▶ ABOUT THIS TASK
Copy out every line of the data where the word "chain" is found.

RECORDS SUPPLIED below:

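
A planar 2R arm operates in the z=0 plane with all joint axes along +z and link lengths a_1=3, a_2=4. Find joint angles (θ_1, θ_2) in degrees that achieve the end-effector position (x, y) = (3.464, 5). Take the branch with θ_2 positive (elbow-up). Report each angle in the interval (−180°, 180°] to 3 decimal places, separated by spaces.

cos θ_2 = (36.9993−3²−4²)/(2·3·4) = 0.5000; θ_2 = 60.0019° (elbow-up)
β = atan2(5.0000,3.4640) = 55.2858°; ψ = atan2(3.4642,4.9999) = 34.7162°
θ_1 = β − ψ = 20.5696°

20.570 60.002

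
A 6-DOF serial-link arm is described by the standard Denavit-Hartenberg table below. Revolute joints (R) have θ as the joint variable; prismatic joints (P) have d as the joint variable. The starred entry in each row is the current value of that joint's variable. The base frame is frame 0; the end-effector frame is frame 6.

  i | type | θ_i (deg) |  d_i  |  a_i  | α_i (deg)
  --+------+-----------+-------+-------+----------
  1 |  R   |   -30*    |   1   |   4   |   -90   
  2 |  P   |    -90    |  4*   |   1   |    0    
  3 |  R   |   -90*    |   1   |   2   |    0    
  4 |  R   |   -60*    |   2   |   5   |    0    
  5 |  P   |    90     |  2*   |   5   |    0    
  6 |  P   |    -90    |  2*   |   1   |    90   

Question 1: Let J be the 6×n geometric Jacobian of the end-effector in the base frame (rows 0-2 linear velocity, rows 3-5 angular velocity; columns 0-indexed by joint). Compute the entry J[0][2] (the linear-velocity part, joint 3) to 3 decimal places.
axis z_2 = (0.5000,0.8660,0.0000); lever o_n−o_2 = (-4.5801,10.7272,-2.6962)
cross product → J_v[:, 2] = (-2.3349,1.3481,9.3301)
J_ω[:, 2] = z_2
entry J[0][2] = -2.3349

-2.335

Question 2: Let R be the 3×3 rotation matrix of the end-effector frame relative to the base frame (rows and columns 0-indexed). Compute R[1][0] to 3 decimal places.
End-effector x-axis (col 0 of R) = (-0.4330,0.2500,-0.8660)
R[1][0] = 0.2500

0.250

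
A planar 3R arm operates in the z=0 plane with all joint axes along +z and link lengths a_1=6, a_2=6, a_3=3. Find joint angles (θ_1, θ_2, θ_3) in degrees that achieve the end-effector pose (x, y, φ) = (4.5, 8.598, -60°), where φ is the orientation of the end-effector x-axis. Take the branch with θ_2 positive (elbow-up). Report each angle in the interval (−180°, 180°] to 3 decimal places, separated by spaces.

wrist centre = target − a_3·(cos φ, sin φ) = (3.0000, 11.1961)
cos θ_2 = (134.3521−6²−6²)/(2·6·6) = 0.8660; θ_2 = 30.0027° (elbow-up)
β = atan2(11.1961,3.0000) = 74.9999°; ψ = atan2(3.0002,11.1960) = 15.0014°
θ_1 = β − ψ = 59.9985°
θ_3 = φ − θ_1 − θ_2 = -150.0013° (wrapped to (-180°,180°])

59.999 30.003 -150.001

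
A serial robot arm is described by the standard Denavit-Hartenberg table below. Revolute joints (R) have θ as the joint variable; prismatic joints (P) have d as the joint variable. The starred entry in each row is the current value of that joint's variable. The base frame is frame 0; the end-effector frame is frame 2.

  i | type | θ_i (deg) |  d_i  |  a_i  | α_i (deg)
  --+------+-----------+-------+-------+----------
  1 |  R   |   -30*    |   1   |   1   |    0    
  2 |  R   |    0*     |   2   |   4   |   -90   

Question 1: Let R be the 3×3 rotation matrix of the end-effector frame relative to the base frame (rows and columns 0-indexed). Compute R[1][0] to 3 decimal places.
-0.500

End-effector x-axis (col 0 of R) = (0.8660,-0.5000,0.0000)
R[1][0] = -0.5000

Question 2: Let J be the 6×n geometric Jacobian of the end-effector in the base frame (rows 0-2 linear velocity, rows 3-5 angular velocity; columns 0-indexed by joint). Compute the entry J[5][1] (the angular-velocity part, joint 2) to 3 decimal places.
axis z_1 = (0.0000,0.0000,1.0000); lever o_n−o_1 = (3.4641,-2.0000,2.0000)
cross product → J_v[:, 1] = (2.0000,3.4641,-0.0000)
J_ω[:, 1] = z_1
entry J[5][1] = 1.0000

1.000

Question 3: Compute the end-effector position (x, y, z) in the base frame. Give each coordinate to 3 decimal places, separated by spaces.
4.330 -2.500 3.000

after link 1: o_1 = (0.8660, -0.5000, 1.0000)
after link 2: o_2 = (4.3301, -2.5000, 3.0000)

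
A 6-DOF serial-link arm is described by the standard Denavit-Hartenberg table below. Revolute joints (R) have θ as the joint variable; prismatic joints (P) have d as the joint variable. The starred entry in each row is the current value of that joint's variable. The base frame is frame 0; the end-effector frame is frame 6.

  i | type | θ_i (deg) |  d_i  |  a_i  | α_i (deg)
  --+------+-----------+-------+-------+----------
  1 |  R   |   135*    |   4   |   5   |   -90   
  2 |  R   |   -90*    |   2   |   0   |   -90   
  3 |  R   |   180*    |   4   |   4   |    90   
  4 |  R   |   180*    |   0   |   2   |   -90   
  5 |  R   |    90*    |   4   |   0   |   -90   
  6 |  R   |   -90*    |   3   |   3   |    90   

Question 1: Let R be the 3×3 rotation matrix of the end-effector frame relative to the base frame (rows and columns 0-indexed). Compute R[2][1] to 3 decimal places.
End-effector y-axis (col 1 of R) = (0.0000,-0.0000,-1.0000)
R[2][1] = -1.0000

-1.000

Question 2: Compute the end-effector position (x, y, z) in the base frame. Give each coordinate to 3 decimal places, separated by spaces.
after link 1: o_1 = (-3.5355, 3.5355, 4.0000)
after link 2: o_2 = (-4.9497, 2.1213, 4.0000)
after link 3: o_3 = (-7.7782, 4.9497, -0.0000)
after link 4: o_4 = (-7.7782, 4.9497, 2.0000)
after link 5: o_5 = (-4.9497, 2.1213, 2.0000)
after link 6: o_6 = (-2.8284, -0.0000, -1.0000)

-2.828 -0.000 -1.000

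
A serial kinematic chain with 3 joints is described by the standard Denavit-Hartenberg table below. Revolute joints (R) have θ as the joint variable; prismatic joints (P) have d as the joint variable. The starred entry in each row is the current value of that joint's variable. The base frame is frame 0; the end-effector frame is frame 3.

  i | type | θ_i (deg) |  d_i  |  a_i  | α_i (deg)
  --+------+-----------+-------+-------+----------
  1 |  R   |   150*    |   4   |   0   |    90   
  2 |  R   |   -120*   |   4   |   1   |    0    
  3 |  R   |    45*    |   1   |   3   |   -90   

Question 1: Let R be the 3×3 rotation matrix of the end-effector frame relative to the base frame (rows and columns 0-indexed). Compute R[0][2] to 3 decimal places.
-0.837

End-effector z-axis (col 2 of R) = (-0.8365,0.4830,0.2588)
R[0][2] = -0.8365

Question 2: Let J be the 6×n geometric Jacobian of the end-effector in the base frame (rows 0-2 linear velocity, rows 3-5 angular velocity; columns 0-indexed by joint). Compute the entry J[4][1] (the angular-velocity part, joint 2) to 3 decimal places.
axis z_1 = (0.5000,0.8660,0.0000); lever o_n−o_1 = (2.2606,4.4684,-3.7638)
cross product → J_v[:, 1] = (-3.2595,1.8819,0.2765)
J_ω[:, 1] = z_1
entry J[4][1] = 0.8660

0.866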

End of RECORDS SUPPLIED.
RECORDS SUPPLIED below:

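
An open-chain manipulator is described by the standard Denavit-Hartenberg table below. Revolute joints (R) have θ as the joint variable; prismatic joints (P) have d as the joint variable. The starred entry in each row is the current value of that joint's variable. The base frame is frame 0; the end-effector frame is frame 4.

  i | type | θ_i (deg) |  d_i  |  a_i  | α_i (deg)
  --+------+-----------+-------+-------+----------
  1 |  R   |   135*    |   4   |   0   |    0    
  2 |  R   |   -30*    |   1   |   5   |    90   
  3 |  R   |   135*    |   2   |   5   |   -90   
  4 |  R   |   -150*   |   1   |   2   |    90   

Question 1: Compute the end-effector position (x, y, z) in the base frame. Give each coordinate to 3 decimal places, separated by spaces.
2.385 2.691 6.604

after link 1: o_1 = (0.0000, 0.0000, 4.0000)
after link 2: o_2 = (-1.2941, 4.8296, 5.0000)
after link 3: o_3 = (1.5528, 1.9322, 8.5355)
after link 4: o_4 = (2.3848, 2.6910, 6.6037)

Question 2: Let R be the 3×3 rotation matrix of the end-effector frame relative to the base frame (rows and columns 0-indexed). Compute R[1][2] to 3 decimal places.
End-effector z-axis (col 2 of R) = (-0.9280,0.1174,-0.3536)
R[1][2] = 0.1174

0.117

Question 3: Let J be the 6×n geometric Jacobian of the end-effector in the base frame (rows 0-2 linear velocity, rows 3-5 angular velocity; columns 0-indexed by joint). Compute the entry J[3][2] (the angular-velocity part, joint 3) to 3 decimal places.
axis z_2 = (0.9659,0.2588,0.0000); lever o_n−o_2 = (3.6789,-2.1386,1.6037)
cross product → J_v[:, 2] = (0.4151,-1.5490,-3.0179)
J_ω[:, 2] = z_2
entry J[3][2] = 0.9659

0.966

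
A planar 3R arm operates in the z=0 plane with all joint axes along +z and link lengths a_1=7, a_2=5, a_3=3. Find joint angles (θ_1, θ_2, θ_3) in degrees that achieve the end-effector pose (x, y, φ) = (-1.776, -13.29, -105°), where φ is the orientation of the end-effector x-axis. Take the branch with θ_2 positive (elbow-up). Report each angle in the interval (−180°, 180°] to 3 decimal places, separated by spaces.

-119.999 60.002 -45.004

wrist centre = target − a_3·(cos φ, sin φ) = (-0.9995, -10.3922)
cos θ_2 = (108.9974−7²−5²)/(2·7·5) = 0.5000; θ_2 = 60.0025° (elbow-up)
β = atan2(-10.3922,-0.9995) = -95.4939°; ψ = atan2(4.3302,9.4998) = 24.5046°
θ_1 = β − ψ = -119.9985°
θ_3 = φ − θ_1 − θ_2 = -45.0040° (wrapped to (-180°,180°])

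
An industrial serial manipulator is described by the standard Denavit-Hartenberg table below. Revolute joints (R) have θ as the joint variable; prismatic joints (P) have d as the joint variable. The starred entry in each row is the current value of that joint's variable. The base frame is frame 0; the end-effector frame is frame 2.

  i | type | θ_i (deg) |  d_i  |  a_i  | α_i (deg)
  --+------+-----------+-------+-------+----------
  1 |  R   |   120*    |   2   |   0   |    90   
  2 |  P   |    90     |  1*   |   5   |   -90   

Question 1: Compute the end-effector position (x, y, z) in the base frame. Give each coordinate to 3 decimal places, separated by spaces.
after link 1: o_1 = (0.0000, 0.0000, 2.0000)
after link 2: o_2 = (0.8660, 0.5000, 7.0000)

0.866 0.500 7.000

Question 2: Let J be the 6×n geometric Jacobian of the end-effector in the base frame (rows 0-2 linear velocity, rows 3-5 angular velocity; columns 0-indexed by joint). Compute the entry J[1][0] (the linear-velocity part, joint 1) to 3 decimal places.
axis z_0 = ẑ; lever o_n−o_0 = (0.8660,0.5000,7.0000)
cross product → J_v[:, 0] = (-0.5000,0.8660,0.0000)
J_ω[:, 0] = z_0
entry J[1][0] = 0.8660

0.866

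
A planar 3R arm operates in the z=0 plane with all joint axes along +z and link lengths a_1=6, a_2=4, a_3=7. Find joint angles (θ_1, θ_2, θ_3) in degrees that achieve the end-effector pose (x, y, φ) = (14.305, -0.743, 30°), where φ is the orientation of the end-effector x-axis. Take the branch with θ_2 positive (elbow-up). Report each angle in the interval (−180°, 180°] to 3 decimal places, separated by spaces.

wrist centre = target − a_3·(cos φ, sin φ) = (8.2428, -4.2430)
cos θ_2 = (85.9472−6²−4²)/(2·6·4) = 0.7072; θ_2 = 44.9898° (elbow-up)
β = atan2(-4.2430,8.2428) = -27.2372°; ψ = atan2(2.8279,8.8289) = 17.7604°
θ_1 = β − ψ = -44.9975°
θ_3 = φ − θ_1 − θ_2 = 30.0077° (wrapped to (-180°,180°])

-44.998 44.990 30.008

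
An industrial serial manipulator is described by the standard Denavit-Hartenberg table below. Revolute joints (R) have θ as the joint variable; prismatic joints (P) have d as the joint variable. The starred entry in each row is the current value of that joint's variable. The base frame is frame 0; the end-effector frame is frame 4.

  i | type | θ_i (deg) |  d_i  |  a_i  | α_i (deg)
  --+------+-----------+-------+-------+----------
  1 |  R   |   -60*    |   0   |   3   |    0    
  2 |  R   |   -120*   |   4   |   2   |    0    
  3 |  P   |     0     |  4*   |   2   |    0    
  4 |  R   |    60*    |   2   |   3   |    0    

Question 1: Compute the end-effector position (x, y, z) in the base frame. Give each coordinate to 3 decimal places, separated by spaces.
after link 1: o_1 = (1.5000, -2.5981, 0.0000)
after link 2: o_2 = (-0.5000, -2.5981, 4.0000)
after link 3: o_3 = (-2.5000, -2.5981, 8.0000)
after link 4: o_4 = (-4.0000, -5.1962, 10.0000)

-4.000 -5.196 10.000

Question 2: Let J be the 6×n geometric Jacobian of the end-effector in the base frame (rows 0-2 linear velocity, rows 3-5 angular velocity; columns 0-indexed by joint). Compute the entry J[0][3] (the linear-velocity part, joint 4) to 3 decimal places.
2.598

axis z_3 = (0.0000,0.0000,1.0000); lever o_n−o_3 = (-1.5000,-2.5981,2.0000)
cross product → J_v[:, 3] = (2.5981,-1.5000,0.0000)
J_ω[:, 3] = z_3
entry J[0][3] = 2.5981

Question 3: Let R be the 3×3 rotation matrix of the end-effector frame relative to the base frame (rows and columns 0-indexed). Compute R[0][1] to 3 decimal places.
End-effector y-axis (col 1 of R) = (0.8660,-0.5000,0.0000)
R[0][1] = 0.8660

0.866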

End of RECORDS SUPPLIED.
RECORDS SUPPLIED below:

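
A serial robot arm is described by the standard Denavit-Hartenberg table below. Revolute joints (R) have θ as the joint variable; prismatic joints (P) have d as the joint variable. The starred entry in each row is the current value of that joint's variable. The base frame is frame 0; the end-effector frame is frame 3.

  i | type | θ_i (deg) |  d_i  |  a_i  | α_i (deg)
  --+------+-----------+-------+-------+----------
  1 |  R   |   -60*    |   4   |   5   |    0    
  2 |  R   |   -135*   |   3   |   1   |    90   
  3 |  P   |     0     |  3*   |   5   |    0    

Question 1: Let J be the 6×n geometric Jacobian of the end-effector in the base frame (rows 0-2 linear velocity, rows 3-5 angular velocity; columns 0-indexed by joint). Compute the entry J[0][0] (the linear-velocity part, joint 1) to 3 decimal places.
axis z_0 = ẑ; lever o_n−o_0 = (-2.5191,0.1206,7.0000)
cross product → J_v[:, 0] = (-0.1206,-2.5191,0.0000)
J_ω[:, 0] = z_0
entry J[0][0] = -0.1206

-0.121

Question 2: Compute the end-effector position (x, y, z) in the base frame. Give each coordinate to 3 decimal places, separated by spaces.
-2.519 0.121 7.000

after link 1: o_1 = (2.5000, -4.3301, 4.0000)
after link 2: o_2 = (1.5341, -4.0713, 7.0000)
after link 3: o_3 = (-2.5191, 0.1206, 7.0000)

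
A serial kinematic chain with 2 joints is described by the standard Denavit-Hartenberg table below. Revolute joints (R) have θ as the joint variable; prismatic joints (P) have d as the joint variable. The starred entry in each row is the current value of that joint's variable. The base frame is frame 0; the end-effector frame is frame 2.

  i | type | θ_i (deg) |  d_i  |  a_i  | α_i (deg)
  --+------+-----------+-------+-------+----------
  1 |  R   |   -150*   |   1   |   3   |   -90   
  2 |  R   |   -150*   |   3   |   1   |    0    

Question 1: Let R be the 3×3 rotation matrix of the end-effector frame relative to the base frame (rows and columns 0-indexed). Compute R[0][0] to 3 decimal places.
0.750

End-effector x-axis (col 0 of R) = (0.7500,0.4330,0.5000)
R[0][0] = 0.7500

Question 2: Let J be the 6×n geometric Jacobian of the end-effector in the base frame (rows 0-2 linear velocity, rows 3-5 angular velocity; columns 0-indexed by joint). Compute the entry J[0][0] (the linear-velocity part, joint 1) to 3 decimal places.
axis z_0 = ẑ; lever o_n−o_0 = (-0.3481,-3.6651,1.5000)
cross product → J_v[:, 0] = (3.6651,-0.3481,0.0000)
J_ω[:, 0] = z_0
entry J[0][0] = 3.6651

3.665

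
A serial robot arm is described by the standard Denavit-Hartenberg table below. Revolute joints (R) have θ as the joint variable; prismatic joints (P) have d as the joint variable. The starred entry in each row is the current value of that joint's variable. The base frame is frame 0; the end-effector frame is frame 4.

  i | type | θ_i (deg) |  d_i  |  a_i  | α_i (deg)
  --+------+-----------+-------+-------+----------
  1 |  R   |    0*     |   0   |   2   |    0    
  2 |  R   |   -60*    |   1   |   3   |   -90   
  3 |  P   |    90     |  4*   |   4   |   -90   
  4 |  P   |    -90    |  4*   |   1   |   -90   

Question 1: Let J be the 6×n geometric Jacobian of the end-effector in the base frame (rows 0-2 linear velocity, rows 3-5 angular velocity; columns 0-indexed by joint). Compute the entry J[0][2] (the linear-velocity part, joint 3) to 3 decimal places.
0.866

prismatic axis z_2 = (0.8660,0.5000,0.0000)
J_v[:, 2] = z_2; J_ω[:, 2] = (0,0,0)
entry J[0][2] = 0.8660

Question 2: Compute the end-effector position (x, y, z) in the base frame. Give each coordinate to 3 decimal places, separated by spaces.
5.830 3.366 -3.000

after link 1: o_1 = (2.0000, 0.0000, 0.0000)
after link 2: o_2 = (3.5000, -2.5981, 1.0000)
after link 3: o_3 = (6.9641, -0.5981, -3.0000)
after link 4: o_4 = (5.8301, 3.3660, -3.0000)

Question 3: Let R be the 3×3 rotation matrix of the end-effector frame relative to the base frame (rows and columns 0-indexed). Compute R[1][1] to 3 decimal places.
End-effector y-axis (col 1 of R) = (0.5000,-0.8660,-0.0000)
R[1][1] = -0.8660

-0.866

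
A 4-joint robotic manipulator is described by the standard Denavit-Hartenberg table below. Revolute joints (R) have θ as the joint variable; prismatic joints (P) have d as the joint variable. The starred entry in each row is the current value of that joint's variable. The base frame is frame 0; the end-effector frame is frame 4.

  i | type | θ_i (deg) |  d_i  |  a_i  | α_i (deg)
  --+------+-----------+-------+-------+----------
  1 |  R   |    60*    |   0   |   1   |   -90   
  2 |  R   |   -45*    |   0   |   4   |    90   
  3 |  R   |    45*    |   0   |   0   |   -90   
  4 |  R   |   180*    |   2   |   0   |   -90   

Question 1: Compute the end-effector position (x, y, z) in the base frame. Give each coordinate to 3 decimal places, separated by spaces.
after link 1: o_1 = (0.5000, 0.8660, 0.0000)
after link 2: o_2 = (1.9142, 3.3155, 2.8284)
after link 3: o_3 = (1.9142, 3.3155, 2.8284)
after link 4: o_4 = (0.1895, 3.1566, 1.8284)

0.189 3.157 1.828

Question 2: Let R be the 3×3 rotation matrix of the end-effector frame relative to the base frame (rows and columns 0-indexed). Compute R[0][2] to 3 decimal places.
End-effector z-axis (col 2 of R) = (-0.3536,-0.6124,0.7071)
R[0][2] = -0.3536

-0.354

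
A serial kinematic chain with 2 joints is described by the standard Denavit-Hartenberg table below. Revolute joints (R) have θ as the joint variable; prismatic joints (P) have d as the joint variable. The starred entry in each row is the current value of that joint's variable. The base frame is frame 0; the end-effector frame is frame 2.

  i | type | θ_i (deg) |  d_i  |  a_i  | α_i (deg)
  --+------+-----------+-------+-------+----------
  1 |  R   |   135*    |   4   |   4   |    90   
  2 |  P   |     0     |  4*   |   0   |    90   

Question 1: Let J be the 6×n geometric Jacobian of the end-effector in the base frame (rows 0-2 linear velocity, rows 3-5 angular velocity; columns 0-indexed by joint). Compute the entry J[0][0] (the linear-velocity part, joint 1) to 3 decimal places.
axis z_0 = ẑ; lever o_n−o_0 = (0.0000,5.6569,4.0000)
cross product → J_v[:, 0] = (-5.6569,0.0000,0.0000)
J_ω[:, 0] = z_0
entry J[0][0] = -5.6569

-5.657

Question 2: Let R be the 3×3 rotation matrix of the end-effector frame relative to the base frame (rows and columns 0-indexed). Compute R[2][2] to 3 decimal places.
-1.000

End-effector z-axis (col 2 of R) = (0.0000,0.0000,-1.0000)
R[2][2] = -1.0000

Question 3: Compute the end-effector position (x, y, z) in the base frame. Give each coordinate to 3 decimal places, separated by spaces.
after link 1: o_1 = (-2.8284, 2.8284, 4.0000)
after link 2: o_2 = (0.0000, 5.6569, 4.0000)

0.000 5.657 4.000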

End of RECORDS SUPPLIED.

▶ SOLUTION TO THIS PROBLEM
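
A serial kinematic chain with 3 joints is described by the standard Denavit-Hartenberg table below. Revolute joints (R) have θ as the joint variable; prismatic joints (P) have d as the joint variable. The starred entry in each row is the current value of that joint's variable. The base frame is frame 0; the end-effector frame is frame 3.
An open-chain manipulator is described by the standard Denavit-Hartenberg table below. Revolute joints (R) have θ as the joint variable; prismatic joints (P) have d as the joint variable. The starred entry in each row is the current value of that joint's variable. The base frame is frame 0; the end-effector frame is frame 4.
A serial kinematic chain with 2 joints is described by the standard Denavit-Hartenberg table below. Revolute joints (R) have θ as the joint variable; prismatic joints (P) have d as the joint variable. The starred entry in each row is the current value of that joint's variable. The base frame is frame 0; the end-effector frame is frame 2.
A serial kinematic chain with 2 joints is described by the standard Denavit-Hartenberg table below. Revolute joints (R) have θ as the joint variable; prismatic joints (P) have d as the joint variable. The starred entry in each row is the current value of that joint's variable. The base frame is frame 0; the end-effector frame is frame 2.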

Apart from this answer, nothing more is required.